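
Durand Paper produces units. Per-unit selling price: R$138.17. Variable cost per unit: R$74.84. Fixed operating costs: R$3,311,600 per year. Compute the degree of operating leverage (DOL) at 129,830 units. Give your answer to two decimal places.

1.67

At 129,830 units, contribution = 129,830 × R$63.33 = R$8,222,133.90.
EBIT = R$8,222,133.90 − R$3,311,600 = R$4,910,533.90.
DOL = contribution ÷ EBIT = R$8,222,133.90 ÷ R$4,910,533.90 = 1.6744.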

┄┄┄┄┄┄

- What you are asked to do
An unaltered copy of the listing above must form the answer.

- Result
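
Durand Paper produces units. Per-unit selling price: R$138.17. Variable cost per unit: R$74.84. Fixed operating costs: R$3,311,600 per year. Compute the degree of operating leverage (DOL) at 129,830 units. Give your answer to two decimal places.

1.67

At 129,830 units, contribution = 129,830 × R$63.33 = R$8,222,133.90.
EBIT = R$8,222,133.90 − R$3,311,600 = R$4,910,533.90.
DOL = contribution ÷ EBIT = R$8,222,133.90 ÷ R$4,910,533.90 = 1.6744.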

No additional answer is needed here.